>>>

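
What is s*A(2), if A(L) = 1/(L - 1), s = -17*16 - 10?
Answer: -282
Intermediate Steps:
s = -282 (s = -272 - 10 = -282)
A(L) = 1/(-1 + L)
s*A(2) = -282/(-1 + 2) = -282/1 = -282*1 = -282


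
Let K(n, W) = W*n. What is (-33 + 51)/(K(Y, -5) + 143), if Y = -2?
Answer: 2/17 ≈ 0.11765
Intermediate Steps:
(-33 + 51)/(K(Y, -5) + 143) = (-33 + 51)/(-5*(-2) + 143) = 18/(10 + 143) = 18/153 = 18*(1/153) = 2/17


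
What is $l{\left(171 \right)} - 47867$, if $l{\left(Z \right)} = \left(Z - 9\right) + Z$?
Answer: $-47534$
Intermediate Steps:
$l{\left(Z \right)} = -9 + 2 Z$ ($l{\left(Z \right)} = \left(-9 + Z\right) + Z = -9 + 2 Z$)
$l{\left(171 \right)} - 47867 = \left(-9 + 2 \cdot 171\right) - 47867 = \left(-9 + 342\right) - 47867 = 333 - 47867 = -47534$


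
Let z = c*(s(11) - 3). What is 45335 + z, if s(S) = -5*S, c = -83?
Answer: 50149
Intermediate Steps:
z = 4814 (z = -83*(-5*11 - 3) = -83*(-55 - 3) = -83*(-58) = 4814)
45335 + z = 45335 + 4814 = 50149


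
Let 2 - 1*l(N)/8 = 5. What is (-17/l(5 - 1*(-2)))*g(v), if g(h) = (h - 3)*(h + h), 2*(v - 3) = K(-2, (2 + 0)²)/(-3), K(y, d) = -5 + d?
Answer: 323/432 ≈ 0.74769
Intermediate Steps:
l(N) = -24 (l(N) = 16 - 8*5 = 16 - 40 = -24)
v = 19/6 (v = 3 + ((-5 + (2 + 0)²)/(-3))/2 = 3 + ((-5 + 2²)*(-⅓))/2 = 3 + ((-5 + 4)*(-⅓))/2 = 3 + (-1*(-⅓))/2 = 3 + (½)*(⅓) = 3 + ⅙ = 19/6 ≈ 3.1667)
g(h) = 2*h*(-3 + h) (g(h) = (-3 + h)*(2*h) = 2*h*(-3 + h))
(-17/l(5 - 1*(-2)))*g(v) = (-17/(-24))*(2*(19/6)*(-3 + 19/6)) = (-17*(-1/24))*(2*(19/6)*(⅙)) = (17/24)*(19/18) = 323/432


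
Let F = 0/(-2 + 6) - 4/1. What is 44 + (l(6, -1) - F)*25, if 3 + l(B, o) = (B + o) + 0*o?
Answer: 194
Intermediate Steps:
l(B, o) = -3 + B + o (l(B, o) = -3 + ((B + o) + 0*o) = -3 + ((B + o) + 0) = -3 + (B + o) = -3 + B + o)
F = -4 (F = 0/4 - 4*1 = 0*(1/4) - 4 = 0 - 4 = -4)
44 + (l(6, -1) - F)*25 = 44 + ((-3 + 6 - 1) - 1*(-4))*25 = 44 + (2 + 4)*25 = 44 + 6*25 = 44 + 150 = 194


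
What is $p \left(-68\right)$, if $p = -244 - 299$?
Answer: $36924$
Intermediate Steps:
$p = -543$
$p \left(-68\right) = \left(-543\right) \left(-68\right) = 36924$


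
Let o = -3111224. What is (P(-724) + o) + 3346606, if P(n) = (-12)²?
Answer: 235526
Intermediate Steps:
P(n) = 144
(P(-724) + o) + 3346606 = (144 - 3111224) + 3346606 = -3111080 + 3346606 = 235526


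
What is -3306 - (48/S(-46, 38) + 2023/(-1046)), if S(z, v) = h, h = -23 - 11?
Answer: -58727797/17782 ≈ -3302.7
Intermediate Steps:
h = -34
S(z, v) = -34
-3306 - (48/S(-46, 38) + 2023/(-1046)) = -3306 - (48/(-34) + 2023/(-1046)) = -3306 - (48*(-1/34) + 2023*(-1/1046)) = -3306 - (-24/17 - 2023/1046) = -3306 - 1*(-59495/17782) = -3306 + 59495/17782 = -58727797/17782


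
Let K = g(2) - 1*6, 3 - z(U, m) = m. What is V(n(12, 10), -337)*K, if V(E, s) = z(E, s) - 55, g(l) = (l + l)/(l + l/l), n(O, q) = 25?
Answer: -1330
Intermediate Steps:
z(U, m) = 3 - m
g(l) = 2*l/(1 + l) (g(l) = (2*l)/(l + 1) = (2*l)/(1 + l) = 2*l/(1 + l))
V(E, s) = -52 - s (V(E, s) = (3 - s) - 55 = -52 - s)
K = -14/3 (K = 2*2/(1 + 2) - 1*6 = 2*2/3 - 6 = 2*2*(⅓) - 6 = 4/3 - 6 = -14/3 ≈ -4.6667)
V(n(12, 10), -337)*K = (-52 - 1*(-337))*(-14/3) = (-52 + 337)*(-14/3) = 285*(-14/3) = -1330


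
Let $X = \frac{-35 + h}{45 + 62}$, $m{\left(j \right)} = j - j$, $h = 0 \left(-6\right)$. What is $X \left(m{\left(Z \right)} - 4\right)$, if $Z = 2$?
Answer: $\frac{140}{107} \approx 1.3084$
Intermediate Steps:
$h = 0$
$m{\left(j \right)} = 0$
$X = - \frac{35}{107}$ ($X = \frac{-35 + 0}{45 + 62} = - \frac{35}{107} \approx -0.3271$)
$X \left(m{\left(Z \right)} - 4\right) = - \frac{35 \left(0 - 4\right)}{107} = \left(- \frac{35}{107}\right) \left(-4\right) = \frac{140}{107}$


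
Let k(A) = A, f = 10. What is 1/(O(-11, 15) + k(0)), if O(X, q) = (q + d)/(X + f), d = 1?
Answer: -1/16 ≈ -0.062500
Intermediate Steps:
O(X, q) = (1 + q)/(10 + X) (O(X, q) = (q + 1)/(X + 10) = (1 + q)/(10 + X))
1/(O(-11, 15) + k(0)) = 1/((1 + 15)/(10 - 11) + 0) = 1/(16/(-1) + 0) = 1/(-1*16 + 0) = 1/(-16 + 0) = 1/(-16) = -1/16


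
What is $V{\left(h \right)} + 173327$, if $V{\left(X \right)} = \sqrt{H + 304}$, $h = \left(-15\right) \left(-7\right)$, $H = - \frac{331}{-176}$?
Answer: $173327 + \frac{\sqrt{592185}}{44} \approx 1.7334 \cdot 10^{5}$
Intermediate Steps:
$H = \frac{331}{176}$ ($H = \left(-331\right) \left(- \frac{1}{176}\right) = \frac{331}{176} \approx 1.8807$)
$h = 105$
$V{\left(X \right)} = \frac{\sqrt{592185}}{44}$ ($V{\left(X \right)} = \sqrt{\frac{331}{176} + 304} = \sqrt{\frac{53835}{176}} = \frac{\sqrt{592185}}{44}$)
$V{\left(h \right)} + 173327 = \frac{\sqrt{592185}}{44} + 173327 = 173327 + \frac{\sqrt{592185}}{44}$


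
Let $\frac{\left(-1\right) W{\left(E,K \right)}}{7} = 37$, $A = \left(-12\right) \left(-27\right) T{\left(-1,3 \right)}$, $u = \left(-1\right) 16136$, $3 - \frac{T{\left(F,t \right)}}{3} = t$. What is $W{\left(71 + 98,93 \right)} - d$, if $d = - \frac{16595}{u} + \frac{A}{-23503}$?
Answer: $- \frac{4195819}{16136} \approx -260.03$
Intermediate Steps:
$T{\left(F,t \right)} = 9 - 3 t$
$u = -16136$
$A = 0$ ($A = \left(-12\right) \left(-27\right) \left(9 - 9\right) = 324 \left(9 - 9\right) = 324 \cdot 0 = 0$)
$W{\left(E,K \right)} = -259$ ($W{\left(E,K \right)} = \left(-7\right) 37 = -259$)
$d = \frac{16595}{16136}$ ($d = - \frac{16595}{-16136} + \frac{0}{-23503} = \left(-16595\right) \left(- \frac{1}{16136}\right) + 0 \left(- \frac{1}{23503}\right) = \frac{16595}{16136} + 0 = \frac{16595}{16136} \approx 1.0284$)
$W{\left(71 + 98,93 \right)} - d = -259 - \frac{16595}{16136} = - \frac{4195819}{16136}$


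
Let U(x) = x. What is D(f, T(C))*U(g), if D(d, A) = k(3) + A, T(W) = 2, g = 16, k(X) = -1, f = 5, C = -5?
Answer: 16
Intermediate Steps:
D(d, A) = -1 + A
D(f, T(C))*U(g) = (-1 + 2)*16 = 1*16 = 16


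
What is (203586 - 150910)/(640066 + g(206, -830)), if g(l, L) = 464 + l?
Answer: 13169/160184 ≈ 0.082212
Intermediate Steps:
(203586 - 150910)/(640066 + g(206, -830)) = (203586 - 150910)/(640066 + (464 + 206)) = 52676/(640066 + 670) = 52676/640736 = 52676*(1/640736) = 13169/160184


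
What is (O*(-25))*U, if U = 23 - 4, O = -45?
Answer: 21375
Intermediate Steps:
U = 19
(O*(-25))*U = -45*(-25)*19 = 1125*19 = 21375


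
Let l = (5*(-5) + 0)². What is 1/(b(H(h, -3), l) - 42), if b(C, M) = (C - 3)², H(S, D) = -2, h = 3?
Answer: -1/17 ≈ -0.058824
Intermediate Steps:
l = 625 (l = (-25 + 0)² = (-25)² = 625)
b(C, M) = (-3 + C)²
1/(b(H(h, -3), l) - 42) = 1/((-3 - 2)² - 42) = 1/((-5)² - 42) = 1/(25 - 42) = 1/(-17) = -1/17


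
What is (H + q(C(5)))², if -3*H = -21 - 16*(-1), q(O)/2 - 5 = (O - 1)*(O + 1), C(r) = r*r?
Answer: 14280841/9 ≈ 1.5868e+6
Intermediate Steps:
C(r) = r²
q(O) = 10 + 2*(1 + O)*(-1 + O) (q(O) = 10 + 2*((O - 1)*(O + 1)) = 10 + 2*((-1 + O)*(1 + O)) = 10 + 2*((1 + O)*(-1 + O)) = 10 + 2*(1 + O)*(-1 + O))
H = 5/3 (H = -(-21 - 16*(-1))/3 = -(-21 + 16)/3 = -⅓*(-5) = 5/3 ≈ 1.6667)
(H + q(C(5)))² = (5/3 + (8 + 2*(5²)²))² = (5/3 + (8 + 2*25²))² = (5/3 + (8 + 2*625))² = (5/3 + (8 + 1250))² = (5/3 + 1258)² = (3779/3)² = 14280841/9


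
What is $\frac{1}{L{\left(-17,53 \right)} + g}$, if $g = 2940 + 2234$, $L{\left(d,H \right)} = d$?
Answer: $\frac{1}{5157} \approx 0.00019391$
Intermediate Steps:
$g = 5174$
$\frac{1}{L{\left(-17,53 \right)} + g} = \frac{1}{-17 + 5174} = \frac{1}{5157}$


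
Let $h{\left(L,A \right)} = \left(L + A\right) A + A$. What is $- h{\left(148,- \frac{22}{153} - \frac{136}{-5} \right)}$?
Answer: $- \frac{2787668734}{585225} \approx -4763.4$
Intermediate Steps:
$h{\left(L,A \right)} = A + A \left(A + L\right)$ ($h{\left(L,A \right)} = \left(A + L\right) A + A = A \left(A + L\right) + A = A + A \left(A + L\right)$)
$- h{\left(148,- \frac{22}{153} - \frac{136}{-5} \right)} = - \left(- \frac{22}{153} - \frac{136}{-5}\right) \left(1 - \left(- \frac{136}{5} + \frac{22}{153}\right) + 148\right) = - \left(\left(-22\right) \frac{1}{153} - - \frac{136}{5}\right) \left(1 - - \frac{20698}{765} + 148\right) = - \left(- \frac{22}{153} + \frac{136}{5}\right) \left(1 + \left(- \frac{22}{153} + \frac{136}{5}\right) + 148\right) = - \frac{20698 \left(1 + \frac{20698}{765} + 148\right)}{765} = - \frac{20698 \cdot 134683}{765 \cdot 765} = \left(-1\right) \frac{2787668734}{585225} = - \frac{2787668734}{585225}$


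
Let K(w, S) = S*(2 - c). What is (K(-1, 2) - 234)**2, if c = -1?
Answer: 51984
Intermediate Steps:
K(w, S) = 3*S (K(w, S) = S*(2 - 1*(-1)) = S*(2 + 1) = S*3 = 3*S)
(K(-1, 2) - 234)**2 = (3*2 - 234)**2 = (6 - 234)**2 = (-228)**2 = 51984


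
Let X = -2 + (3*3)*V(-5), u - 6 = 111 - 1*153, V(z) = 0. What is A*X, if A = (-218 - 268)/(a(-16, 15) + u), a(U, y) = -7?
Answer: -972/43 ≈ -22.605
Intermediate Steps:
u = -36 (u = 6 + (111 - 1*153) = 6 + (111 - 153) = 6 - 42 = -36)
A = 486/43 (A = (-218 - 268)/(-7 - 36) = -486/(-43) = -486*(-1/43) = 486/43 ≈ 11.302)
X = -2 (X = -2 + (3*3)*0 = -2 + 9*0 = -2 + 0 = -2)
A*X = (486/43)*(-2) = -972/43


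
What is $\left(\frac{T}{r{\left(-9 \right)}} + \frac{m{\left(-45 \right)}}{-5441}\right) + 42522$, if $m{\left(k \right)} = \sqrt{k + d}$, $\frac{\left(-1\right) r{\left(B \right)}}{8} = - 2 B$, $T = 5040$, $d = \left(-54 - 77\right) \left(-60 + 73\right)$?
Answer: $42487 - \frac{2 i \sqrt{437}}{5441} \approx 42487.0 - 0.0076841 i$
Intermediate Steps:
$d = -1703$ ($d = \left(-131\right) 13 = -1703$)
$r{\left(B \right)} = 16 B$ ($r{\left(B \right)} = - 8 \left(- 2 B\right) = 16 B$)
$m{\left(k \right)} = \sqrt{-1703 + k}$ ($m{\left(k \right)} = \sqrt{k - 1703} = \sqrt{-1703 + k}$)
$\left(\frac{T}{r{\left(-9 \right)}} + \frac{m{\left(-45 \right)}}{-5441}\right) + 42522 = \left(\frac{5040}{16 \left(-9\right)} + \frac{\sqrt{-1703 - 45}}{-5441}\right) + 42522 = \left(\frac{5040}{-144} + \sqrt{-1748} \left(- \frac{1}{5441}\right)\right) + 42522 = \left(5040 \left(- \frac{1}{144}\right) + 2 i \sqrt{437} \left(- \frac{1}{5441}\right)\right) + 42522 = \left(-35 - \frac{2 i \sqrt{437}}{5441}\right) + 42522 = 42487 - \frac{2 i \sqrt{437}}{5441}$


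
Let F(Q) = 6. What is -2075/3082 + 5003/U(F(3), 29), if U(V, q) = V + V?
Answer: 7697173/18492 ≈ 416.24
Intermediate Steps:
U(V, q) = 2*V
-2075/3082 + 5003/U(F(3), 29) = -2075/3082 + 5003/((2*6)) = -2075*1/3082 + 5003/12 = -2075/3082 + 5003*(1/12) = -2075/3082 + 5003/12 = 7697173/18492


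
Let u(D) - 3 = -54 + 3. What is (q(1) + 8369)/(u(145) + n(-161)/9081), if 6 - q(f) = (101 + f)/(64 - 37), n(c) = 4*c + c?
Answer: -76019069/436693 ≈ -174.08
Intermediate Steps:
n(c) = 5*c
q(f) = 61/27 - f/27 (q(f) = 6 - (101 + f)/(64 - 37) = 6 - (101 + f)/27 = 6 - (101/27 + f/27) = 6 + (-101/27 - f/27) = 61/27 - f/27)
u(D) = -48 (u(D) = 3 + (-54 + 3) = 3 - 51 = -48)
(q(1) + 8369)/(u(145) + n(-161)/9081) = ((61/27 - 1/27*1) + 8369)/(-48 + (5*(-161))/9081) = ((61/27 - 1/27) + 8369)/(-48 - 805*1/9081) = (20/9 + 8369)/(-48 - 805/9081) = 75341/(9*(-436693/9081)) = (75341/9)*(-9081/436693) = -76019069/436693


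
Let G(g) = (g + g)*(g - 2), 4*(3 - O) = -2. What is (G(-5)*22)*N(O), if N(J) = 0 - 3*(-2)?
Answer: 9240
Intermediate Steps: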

<<<

| DESCRIPTION OF THE TASK |
Take from the material above the lines running from the one with "77\right) \left(-60 + 73\right)$?" through the one with "Answer: -76019069/436693 ≈ -174.08", and repeat them exactly, with nothing else.

| OUTPUT BELOW |
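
What is $\left(\frac{T}{r{\left(-9 \right)}} + \frac{m{\left(-45 \right)}}{-5441}\right) + 42522$, if $m{\left(k \right)} = \sqrt{k + d}$, $\frac{\left(-1\right) r{\left(B \right)}}{8} = - 2 B$, $T = 5040$, $d = \left(-54 - 77\right) \left(-60 + 73\right)$?
Answer: $42487 - \frac{2 i \sqrt{437}}{5441} \approx 42487.0 - 0.0076841 i$
Intermediate Steps:
$d = -1703$ ($d = \left(-131\right) 13 = -1703$)
$r{\left(B \right)} = 16 B$ ($r{\left(B \right)} = - 8 \left(- 2 B\right) = 16 B$)
$m{\left(k \right)} = \sqrt{-1703 + k}$ ($m{\left(k \right)} = \sqrt{k - 1703} = \sqrt{-1703 + k}$)
$\left(\frac{T}{r{\left(-9 \right)}} + \frac{m{\left(-45 \right)}}{-5441}\right) + 42522 = \left(\frac{5040}{16 \left(-9\right)} + \frac{\sqrt{-1703 - 45}}{-5441}\right) + 42522 = \left(\frac{5040}{-144} + \sqrt{-1748} \left(- \frac{1}{5441}\right)\right) + 42522 = \left(5040 \left(- \frac{1}{144}\right) + 2 i \sqrt{437} \left(- \frac{1}{5441}\right)\right) + 42522 = \left(-35 - \frac{2 i \sqrt{437}}{5441}\right) + 42522 = 42487 - \frac{2 i \sqrt{437}}{5441}$


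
Let F(Q) = 6. What is -2075/3082 + 5003/U(F(3), 29), if U(V, q) = V + V?
Answer: 7697173/18492 ≈ 416.24
Intermediate Steps:
U(V, q) = 2*V
-2075/3082 + 5003/U(F(3), 29) = -2075/3082 + 5003/((2*6)) = -2075*1/3082 + 5003/12 = -2075/3082 + 5003*(1/12) = -2075/3082 + 5003/12 = 7697173/18492


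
Let u(D) - 3 = -54 + 3. What is (q(1) + 8369)/(u(145) + n(-161)/9081), if 6 - q(f) = (101 + f)/(64 - 37), n(c) = 4*c + c?
Answer: -76019069/436693 ≈ -174.08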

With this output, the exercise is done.